Every line of the data below must be given again exactly.
[Opening Supplied material section]
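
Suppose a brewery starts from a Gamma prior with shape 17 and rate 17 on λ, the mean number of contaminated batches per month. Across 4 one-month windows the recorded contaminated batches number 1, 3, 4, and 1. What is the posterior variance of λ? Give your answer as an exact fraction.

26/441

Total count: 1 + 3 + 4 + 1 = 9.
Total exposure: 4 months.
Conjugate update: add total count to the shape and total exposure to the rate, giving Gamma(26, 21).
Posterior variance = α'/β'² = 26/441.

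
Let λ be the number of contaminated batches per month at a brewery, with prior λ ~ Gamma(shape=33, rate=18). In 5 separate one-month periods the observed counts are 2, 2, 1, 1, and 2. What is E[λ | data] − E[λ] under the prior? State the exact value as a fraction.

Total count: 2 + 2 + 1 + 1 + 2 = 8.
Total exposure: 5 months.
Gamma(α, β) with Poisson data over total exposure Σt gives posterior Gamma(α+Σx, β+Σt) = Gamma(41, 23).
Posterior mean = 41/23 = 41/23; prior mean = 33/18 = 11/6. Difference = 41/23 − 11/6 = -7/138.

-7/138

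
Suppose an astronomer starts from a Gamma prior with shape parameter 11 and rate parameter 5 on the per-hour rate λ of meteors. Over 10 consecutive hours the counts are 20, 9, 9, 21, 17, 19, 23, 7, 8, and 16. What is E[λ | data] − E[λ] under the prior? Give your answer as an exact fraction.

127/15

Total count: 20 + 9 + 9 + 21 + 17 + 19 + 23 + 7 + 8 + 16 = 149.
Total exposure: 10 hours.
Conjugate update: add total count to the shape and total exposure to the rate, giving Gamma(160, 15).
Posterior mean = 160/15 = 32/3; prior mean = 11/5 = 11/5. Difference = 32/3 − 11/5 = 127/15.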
[Closing Supplied material section]
■ Written solution:
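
Suppose a brewery starts from a Gamma prior with shape 17 and rate 17 on λ, the mean number of contaminated batches per month. Across 4 one-month windows the recorded contaminated batches number 1, 3, 4, and 1. What is the posterior variance of λ? Give your answer as an exact fraction.

26/441

Total count: 1 + 3 + 4 + 1 = 9.
Total exposure: 4 months.
Conjugate update: add total count to the shape and total exposure to the rate, giving Gamma(26, 21).
Posterior variance = α'/β'² = 26/441.

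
Let λ be the number of contaminated batches per month at a brewery, with prior λ ~ Gamma(shape=33, rate=18). In 5 separate one-month periods the observed counts are 2, 2, 1, 1, and 2. What is E[λ | data] − E[λ] under the prior? State the exact value as a fraction.

Total count: 2 + 2 + 1 + 1 + 2 = 8.
Total exposure: 5 months.
Gamma(α, β) with Poisson data over total exposure Σt gives posterior Gamma(α+Σx, β+Σt) = Gamma(41, 23).
Posterior mean = 41/23 = 41/23; prior mean = 33/18 = 11/6. Difference = 41/23 − 11/6 = -7/138.

-7/138

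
Suppose an astronomer starts from a Gamma prior with shape parameter 11 and rate parameter 5 on the per-hour rate λ of meteors. Over 10 consecutive hours the counts are 20, 9, 9, 21, 17, 19, 23, 7, 8, and 16. What is E[λ | data] − E[λ] under the prior? Give your answer as an exact fraction.

127/15

Total count: 20 + 9 + 9 + 21 + 17 + 19 + 23 + 7 + 8 + 16 = 149.
Total exposure: 10 hours.
Conjugate update: add total count to the shape and total exposure to the rate, giving Gamma(160, 15).
Posterior mean = 160/15 = 32/3; prior mean = 11/5 = 11/5. Difference = 32/3 − 11/5 = 127/15.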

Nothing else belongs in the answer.